Work instructions: Wherever a line in the data holds the word "were", pull that line out.

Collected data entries
-------

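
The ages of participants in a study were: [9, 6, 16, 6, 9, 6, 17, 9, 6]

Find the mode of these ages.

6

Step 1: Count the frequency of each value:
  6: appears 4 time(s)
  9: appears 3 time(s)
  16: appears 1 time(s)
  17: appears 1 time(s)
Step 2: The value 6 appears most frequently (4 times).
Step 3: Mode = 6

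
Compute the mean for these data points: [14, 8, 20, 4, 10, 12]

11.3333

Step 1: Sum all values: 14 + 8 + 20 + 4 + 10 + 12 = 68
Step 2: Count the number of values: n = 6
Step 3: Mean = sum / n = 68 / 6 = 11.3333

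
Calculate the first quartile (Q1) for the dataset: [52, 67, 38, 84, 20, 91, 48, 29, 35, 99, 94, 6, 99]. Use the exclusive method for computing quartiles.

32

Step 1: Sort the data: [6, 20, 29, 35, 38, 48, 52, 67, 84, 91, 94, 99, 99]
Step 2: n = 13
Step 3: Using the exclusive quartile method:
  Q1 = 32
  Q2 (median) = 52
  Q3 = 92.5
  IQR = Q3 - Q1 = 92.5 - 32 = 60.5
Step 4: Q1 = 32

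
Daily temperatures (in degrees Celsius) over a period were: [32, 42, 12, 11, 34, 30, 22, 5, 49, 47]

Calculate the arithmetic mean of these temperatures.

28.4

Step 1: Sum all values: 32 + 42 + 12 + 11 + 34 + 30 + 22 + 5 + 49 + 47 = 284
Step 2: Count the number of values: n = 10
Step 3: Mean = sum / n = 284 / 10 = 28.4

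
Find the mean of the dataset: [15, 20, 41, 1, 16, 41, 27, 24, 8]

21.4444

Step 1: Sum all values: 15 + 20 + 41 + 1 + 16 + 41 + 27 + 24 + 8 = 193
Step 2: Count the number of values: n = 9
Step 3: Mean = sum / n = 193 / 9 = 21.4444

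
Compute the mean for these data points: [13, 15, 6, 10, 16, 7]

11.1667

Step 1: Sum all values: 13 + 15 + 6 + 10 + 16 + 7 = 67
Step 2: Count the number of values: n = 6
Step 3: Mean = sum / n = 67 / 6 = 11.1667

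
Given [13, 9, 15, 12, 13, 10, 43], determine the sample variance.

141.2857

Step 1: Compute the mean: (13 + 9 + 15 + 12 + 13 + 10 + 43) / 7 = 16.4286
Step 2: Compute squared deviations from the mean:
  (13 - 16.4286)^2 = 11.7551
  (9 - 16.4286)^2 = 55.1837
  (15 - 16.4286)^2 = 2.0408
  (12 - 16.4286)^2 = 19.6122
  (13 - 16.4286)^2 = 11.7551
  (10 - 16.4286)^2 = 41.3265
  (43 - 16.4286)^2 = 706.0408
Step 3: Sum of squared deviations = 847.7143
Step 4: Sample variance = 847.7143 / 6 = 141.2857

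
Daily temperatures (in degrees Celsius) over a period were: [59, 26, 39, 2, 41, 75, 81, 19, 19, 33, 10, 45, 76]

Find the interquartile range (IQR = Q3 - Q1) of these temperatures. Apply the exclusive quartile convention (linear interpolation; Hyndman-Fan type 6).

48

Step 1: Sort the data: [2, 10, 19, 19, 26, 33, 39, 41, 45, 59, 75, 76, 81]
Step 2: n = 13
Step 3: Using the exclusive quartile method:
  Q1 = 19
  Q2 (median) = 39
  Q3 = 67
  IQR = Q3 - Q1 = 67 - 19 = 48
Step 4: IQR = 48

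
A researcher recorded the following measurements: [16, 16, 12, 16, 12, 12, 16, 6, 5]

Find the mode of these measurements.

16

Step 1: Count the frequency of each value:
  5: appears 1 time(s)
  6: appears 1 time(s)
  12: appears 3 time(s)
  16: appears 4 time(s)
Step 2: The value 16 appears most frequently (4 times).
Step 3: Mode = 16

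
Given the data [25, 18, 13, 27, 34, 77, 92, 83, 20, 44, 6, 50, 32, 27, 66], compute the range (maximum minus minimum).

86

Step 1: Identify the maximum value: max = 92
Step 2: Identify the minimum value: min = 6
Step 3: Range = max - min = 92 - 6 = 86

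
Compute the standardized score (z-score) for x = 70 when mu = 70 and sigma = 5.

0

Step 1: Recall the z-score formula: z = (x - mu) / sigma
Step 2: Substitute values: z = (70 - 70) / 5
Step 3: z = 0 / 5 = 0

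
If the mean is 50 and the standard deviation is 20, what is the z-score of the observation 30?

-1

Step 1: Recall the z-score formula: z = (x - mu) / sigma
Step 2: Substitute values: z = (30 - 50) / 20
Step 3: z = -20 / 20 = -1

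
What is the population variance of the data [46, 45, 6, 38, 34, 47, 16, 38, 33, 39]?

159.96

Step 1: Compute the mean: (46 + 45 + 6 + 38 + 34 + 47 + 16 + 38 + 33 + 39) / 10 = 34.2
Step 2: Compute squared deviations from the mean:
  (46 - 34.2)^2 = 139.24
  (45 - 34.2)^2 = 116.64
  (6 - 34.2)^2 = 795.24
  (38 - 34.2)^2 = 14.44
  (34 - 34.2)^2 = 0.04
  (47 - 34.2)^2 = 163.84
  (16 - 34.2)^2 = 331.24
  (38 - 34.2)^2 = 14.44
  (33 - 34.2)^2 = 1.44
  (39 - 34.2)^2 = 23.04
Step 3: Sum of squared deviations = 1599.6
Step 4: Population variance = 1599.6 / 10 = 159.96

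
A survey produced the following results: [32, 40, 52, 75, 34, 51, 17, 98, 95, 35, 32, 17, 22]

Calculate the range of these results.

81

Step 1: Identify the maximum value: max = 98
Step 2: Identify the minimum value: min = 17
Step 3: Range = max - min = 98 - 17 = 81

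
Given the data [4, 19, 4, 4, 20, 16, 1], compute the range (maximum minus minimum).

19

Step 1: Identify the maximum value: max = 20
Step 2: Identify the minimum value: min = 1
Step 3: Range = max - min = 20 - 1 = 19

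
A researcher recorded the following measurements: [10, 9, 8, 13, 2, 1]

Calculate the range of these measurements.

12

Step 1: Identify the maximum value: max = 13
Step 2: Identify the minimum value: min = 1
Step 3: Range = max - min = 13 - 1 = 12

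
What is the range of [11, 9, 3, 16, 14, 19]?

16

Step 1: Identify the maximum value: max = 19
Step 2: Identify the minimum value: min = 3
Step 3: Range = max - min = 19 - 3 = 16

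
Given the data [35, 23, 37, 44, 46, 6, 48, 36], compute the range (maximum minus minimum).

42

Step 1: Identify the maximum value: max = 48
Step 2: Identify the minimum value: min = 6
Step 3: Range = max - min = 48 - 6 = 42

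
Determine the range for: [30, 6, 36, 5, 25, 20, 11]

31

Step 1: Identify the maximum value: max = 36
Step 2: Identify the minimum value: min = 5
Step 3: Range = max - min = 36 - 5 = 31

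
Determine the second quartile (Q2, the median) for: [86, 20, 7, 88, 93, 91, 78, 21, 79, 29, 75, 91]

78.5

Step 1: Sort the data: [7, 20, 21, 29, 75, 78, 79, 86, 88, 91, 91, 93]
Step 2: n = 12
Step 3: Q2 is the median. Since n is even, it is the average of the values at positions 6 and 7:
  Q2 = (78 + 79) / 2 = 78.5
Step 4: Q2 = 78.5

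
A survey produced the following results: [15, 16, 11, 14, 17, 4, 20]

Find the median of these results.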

-------

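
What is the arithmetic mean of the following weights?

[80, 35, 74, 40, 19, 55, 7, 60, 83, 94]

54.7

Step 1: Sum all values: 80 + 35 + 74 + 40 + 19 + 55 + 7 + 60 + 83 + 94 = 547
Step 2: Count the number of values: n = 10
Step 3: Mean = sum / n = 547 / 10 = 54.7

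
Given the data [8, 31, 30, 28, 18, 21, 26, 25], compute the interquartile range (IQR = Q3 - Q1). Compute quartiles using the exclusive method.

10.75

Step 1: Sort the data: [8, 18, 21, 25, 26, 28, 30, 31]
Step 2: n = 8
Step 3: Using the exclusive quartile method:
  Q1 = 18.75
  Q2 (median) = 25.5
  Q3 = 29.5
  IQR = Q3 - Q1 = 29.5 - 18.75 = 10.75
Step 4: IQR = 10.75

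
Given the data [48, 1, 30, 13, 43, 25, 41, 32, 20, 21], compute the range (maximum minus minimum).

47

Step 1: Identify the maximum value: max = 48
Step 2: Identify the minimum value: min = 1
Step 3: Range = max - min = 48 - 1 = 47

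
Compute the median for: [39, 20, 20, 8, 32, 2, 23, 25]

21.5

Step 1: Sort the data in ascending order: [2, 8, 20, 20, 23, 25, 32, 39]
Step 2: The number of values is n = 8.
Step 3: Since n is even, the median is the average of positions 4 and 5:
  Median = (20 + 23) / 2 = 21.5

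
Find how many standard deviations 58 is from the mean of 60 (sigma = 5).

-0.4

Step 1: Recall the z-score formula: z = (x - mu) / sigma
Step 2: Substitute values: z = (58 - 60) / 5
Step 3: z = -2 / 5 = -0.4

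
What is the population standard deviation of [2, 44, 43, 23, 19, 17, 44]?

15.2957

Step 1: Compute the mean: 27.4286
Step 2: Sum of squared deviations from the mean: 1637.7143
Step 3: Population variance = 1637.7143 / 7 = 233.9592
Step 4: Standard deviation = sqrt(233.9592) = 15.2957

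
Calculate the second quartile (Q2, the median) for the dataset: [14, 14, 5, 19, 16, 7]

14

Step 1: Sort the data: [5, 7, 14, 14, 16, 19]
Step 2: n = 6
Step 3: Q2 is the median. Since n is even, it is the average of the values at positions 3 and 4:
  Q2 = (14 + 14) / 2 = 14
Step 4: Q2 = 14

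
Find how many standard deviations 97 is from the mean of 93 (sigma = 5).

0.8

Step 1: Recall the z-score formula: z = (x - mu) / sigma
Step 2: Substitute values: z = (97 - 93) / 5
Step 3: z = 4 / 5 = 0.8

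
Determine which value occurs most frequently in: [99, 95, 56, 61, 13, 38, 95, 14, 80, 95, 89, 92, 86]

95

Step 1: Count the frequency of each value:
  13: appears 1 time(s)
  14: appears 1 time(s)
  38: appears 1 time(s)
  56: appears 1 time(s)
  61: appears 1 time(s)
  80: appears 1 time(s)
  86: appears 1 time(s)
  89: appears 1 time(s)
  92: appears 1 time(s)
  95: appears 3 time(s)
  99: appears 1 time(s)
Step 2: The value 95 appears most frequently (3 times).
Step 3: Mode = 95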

-------

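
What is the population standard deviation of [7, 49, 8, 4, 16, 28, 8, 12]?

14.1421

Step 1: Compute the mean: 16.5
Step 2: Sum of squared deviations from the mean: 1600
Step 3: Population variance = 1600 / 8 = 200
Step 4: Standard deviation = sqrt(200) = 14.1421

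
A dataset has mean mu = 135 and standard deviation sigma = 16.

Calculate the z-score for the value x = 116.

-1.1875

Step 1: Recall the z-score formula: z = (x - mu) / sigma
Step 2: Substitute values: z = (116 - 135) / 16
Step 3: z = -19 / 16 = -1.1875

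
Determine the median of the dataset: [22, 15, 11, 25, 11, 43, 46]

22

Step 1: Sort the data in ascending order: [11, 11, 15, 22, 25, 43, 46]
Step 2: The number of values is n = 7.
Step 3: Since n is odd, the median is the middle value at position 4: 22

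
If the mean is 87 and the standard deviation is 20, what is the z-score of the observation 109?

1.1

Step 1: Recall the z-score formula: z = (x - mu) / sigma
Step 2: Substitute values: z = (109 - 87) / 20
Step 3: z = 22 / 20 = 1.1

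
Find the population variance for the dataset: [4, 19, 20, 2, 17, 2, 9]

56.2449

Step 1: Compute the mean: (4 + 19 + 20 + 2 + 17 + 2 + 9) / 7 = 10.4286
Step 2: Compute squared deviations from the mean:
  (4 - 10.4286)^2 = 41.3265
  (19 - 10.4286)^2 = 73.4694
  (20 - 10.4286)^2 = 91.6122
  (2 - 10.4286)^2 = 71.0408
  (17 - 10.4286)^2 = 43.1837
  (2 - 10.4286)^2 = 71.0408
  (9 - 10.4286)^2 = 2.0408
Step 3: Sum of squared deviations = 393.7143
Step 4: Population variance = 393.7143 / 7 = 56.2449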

-------

Exercise output:
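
The ages of participants in a study were: [9, 6, 16, 6, 9, 6, 17, 9, 6]
Daily temperatures (in degrees Celsius) over a period were: [32, 42, 12, 11, 34, 30, 22, 5, 49, 47]
Daily temperatures (in degrees Celsius) over a period were: [59, 26, 39, 2, 41, 75, 81, 19, 19, 33, 10, 45, 76]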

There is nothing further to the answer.